== Supplied records

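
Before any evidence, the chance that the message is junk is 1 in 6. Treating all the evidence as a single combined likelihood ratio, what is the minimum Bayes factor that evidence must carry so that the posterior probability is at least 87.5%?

Prior odds = (1/6)/(5/6) = 0.2.
Target odds = 0.875/0.125 = 7.
Required Bayes factor = 7 ÷ 0.2 = 35.

35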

====

#### [Directions for this task]
Quote each line of the data above exactly as written.

#### [Reply]
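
Before any evidence, the chance that the message is junk is 1 in 6. Treating all the evidence as a single combined likelihood ratio, what is the minimum Bayes factor that evidence must carry so that the posterior probability is at least 87.5%?

Prior odds = (1/6)/(5/6) = 0.2.
Target odds = 0.875/0.125 = 7.
Required Bayes factor = 7 ÷ 0.2 = 35.

35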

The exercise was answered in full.